* AIM OF THE TASK
Repeat the stretch of entries below from the line with "(b) Calculate its pKa." through the line with "Ka = 4.31e-07". Include both ends and add nothing.

* RECORDS FOR THIS TASK
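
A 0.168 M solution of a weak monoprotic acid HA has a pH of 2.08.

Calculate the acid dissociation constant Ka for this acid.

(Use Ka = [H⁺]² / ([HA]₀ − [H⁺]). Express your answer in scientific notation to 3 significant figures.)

[H⁺] = 10^(−pH) = 10^(−2.08) = 8.318e-03 M. For HA ⇌ H⁺ + A⁻, Ka = [H⁺][A⁻]/[HA] = [H⁺]² / ([HA]₀ − [H⁺]) = (8.318e-03)² / (0.168 − 8.318e-03) = 4.33e-04.

K_a = 4.33e-04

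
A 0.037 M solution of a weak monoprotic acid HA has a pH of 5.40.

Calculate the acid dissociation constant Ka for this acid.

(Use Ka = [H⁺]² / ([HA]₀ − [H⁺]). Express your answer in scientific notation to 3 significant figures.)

[H⁺] = 10^(−pH) = 10^(−5.40) = 3.981e-06 M. For HA ⇌ H⁺ + A⁻, Ka = [H⁺][A⁻]/[HA] = [H⁺]² / ([HA]₀ − [H⁺]) = (3.981e-06)² / (0.037 − 3.981e-06) = 4.28e-10.

K_a = 4.28e-10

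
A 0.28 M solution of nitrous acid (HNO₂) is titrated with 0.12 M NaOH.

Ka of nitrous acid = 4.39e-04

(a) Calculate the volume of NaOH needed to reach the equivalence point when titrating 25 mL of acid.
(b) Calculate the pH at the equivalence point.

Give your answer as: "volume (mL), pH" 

moles acid = 0.28 × 25/1000 = 0.007 mol; V_base = moles/0.12 × 1000 = 58.3 mL. At equivalence only the conjugate base is present: [A⁻] = 0.007/0.083 = 8.4000e-02 M. Kb = Kw/Ka = 2.28e-11; [OH⁻] = √(Kb × [A⁻]) = 1.3833e-06; pOH = 5.86; pH = 14 - pOH = 8.14.

V = 58.3 mL, pH = 8.14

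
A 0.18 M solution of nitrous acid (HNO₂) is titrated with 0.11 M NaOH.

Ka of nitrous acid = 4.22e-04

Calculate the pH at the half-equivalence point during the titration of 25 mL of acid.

At half-equivalence [HA] = [A⁻], so Henderson-Hasselbalch gives pH = pKa = -log(4.22e-04) = 3.37.

pH = pKa = 3.37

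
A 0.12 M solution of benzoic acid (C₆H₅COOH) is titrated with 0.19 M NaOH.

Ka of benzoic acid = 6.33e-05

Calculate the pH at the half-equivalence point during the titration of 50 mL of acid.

At half-equivalence [HA] = [A⁻], so Henderson-Hasselbalch gives pH = pKa = -log(6.33e-05) = 4.20.

pH = pKa = 4.20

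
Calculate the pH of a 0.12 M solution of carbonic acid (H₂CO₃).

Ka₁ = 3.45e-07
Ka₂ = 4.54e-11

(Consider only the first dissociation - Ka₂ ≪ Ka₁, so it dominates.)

First dissociation dominates. From Ka₁ = [H⁺][HA⁻]/[H₂A], x² + Ka₁·x − Ka₁·C = 0 with C = 0.12 M and Ka₁ = 3.45e-07. Solving: [H⁺] = (−Ka₁ + √(Ka₁² + 4·Ka₁·C)) / 2 = 2.0330e-04 M. pH = -log(2.0330e-04) = 3.69.

pH = 3.69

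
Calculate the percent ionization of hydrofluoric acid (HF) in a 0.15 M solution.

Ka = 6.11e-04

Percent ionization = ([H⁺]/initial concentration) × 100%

Using Ka equilibrium: x² + Ka×x - Ka×C = 0. Solving: [H⁺] = 9.2728e-03. Percent = (9.2728e-03/0.15) × 100

Percent ionization = 6.18%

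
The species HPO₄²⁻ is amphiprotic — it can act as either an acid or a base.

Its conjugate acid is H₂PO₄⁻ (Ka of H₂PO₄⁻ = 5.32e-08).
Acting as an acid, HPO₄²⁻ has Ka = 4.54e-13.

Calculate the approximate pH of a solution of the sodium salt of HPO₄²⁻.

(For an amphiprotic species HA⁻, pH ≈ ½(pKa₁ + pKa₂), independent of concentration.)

pKa₁ = -log(5.32e-08) = 7.27; pKa₂ = -log(4.54e-13) = 12.34. For an amphiprotic species, pH ≈ ½(pKa₁ + pKa₂) = ½(7.27 + 12.34) = 9.81.

pH = 9.81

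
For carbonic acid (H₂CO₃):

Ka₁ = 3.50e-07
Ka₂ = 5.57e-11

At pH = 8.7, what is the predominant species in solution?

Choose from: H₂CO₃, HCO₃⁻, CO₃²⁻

pKa₁ = 6.46, pKa₂ = 10.25. For a polyprotic acid the predominant species crosses at each pKa: below pKa_n the protonated form dominates, above it the deprotonated form does. At pH = 8.7, the predominant species is HCO₃⁻.

HCO₃⁻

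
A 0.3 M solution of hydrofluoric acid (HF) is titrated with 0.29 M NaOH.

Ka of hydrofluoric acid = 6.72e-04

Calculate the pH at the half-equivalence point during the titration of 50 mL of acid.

At half-equivalence [HA] = [A⁻], so Henderson-Hasselbalch gives pH = pKa = -log(6.72e-04) = 3.17.

pH = pKa = 3.17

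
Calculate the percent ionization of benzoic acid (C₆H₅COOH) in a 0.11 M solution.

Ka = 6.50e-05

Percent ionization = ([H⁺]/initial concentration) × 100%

Using Ka equilibrium: x² + Ka×x - Ka×C = 0. Solving: [H⁺] = 2.6416e-03. Percent = (2.6416e-03/0.11) × 100

Percent ionization = 2.4%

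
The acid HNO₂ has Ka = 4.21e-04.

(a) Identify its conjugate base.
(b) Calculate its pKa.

(a) The conjugate base is formed by removing one H⁺ from HNO₂, giving NO₂⁻. (b) pKa = -log(Ka) = -log(4.21e-04) = 3.38.

Conjugate base: NO₂⁻; pK_a = 3.38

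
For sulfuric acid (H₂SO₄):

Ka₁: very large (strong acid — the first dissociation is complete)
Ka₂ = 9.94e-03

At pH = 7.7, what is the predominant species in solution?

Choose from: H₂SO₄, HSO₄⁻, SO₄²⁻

The first dissociation is complete, so H₂SO₄ itself is never the predominant species in water; pKa₂ = -log(9.94e-03) = 2.00. For a polyprotic acid the predominant species crosses at each pKa: below pKa_n the protonated form dominates, above it the deprotonated form does. At pH = 7.7, the predominant species is SO₄²⁻.

SO₄²⁻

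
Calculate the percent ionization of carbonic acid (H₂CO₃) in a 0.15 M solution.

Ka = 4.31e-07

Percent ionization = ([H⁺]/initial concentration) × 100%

Using Ka equilibrium: x² + Ka×x - Ka×C = 0. Solving: [H⁺] = 2.5405e-04. Percent = (2.5405e-04/0.15) × 100

Percent ionization = 0.169%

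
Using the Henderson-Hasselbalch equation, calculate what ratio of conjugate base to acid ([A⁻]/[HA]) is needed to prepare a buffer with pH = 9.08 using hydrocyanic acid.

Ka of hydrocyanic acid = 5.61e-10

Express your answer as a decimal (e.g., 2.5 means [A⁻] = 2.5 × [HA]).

pKa = -log(5.61e-10) = 9.2510. pH = pKa + log([A⁻]/[HA]), so log([A⁻]/[HA]) = pH − pKa = 9.08 − 9.2510 = -0.1710. [A⁻]/[HA] = 10^(-0.1710) = 0.674

[A⁻]/[HA] = 0.674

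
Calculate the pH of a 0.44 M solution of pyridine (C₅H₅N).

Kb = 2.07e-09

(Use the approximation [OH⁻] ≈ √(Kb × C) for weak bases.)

[OH⁻] = √(Kb × C) = √(2.07e-09 × 0.44) = 3.0179e-05. pOH = 4.52, pH = 14 - pOH

pH = 9.48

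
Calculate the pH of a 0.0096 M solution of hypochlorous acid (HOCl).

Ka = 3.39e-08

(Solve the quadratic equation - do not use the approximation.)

x² + Ka×x - Ka×C = 0. Using quadratic formula: [H⁺] = 1.8023e-05

pH = 4.74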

* ANSWER SECTION
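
(b) Calculate its pKa.

(a) The conjugate base is formed by removing one H⁺ from HNO₂, giving NO₂⁻. (b) pKa = -log(Ka) = -log(4.21e-04) = 3.38.

Conjugate base: NO₂⁻; pK_a = 3.38

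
For sulfuric acid (H₂SO₄):

Ka₁: very large (strong acid — the first dissociation is complete)
Ka₂ = 9.94e-03

At pH = 7.7, what is the predominant species in solution?

Choose from: H₂SO₄, HSO₄⁻, SO₄²⁻

The first dissociation is complete, so H₂SO₄ itself is never the predominant species in water; pKa₂ = -log(9.94e-03) = 2.00. For a polyprotic acid the predominant species crosses at each pKa: below pKa_n the protonated form dominates, above it the deprotonated form does. At pH = 7.7, the predominant species is SO₄²⁻.

SO₄²⁻

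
Calculate the percent ionization of carbonic acid (H₂CO₃) in a 0.15 M solution.

Ka = 4.31e-07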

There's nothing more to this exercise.